▸ Data under study:
┌──
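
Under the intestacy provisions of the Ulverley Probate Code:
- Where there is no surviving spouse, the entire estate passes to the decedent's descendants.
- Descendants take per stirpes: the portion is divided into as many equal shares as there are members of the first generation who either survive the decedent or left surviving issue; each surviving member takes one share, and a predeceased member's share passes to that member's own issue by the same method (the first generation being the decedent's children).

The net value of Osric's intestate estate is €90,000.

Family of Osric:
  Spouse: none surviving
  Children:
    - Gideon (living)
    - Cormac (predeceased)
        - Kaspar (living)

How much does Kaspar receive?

Kaspar receives €45,000.

The entire €90,000 passes to the descendants.
That amount (€90,000) is divided into 2 shares of €45,000: Gideon takes €45,000; Cormac's €45,000 share passes to Cormac's issue.
Cormac's share (€45,000) passes entirely to Kaspar.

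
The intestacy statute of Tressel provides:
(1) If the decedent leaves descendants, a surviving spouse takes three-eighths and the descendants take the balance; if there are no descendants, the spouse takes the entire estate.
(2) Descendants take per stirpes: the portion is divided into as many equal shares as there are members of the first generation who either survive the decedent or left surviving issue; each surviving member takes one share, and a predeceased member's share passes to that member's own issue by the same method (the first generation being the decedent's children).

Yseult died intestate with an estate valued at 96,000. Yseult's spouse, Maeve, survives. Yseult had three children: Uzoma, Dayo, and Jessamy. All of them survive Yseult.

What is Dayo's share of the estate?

Dayo receives 20,000.

Maeve takes three-eighths of 96,000 = 36,000. The remaining 60,000 passes to the descendants.
The descendants' portion (60,000) is divided into 3 shares of 20,000: Uzoma, Dayo, and Jessamy each take 20,000.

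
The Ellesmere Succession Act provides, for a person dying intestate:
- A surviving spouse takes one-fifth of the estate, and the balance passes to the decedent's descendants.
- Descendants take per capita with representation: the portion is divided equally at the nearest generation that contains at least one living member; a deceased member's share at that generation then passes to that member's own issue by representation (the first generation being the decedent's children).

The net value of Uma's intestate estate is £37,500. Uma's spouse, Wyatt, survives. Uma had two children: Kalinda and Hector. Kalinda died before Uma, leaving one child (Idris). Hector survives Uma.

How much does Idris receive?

Idris receives £15,000.

Wyatt takes one-fifth of £37,500 = £7,500. The remaining £30,000 passes to the descendants.
The descendants' portion (£30,000) is divided into 2 shares of £15,000: Hector takes £15,000; Kalinda's £15,000 share passes to Kalinda's issue.
Kalinda's share (£15,000) passes entirely to Idris.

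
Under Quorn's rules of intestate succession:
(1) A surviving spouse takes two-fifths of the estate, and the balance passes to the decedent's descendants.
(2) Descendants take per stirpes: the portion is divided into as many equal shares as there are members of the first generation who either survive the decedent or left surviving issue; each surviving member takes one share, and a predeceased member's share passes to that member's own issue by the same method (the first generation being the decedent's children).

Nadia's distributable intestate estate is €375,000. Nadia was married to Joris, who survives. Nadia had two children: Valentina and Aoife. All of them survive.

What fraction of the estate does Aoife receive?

Joris takes two-fifths of €375,000 = €150,000. The remaining €225,000 passes to the descendants.
The descendants' portion (€225,000) is divided into 2 shares of €112,500: Valentina and Aoife each take €112,500.

Aoife receives 3/10 of the estate.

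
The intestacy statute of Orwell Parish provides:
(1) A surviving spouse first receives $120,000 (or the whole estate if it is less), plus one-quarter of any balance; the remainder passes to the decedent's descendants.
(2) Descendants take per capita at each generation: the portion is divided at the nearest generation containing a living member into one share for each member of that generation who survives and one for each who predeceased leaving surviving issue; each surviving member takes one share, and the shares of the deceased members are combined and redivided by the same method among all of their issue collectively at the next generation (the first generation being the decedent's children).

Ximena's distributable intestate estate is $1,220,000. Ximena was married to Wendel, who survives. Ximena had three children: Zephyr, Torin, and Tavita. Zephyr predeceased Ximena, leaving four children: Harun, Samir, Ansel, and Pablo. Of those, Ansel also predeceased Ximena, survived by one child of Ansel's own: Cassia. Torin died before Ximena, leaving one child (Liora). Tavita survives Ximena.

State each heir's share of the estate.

Wendel first takes $120,000, leaving a balance of $1,100,000. Wendel then takes one-quarter of the balance ($275,000), for a total of $395,000. The remaining $825,000 passes to the descendants.
The descendants' portion ($825,000) is divided at the children's generation into 3 shares of $275,000. Tavita takes $275,000. The 2 shares of the deceased (Zephyr and Torin) are combined into a pool of $550,000.
That pool ($550,000) is divided at the grandchildren's generation into 5 shares of $110,000. Harun, Samir, Pablo, and Liora each take $110,000. The remaining share for the deceased Ansel ($110,000) is carried to the next generation.
That pool ($110,000) passes entirely to Cassia, the sole taker at the great-grandchildren's generation.

Wendel: $395,000; Harun: $110,000; Samir: $110,000; Cassia: $110,000; Pablo: $110,000; Liora: $110,000; Tavita: $275,000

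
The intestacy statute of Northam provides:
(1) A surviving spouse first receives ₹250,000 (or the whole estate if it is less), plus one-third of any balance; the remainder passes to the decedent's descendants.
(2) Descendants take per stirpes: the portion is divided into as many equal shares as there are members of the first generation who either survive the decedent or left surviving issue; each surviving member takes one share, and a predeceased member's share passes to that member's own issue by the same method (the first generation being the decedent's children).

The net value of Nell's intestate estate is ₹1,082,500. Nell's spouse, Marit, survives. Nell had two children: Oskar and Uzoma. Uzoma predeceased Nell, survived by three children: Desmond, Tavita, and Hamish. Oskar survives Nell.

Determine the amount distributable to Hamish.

Hamish receives ₹92,500.

Marit first takes ₹250,000, leaving a balance of ₹832,500. Marit then takes one-third of the balance (₹277,500), for a total of ₹527,500. The remaining ₹555,000 passes to the descendants.
The descendants' portion (₹555,000) is divided into 2 shares of ₹277,500: Oskar takes ₹277,500; Uzoma's ₹277,500 share passes to Uzoma's issue.
Uzoma's share (₹277,500) is divided into 3 shares of ₹92,500: Desmond, Tavita, and Hamish each take ₹92,500.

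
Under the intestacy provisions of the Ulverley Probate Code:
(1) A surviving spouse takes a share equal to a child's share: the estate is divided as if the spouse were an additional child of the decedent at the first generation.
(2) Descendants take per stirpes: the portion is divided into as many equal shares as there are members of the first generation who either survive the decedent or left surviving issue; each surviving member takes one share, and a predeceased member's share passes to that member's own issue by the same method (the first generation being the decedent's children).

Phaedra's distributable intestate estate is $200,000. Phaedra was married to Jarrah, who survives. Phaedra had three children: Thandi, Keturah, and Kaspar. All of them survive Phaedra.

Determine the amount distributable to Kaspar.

The spouse counts as an additional share at the children's level, so there are 4 primary shares of $50,000. Jarrah takes one such share ($50,000).
The children's combined portion ($150,000) is divided into 3 shares of $50,000: Thandi, Keturah, and Kaspar each take $50,000.

Kaspar receives $50,000.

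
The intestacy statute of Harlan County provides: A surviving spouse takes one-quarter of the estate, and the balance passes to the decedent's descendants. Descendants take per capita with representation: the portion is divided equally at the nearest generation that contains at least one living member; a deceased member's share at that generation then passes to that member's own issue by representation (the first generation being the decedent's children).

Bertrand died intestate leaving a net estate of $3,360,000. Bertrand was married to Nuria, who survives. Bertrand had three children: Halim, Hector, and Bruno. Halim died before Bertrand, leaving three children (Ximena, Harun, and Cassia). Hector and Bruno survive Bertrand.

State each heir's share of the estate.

Nuria takes one-quarter of $3,360,000 = $840,000. The remaining $2,520,000 passes to the descendants.
The descendants' portion ($2,520,000) is divided into 3 shares of $840,000: Hector and Bruno each take $840,000; Halim's $840,000 share passes to Halim's issue.
Halim's share ($840,000) is divided into 3 shares of $280,000: Ximena, Harun, and Cassia each take $280,000.

Nuria: $840,000; Ximena: $280,000; Harun: $280,000; Cassia: $280,000; Hector: $840,000; Bruno: $840,000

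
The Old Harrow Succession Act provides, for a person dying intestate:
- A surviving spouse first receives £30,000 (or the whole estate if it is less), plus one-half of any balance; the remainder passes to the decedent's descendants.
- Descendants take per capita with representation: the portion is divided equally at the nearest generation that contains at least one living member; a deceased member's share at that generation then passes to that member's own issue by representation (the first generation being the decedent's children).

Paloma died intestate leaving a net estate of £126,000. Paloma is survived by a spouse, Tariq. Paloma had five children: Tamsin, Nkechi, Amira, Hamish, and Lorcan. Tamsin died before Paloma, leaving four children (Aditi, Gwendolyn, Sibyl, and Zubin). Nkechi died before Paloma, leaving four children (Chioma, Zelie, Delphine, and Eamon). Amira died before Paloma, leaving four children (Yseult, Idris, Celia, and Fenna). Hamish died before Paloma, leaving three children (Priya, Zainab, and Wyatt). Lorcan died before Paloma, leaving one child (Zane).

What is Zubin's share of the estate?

Tariq first takes £30,000, leaving a balance of £96,000. Tariq then takes one-half of the balance (£48,000), for a total of £78,000. The remaining £48,000 passes to the descendants.
No child survives, so the initial division is made at the grandchildren's generation.
The descendants' portion (£48,000) is divided into 16 shares of £3,000: Aditi, Gwendolyn, Sibyl, Zubin, Chioma, Zelie, Delphine, Eamon, Yseult, Idris, Celia, Fenna, Priya, Zainab, Wyatt, and Zane each take £3,000.

Zubin receives £3,000.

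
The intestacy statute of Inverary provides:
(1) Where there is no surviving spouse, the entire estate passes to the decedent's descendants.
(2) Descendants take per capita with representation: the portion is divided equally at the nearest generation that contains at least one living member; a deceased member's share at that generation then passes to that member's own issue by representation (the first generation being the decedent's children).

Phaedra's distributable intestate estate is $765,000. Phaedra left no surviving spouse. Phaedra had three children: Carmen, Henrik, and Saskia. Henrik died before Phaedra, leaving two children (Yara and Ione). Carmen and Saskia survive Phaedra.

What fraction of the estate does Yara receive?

Yara receives 1/6 of the estate.

The entire $765,000 passes to the descendants.
That amount ($765,000) is divided into 3 shares of $255,000: Carmen and Saskia each take $255,000; Henrik's $255,000 share passes to Henrik's issue.
Henrik's share ($255,000) is divided into 2 shares of $127,500: Yara and Ione each take $127,500.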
└──
▸ What to do: Check each line above for the string "them" and show the ones that have it.

▸ Output for this task:
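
Yseult died intestate with an estate valued at 96,000. Yseult's spouse, Maeve, survives. Yseult had three children: Uzoma, Dayo, and Jessamy. All of them survive Yseult.
Nadia's distributable intestate estate is €375,000. Nadia was married to Joris, who survives. Nadia had two children: Valentina and Aoife. All of them survive.
Phaedra's distributable intestate estate is $200,000. Phaedra was married to Jarrah, who survives. Phaedra had three children: Thandi, Keturah, and Kaspar. All of them survive Phaedra.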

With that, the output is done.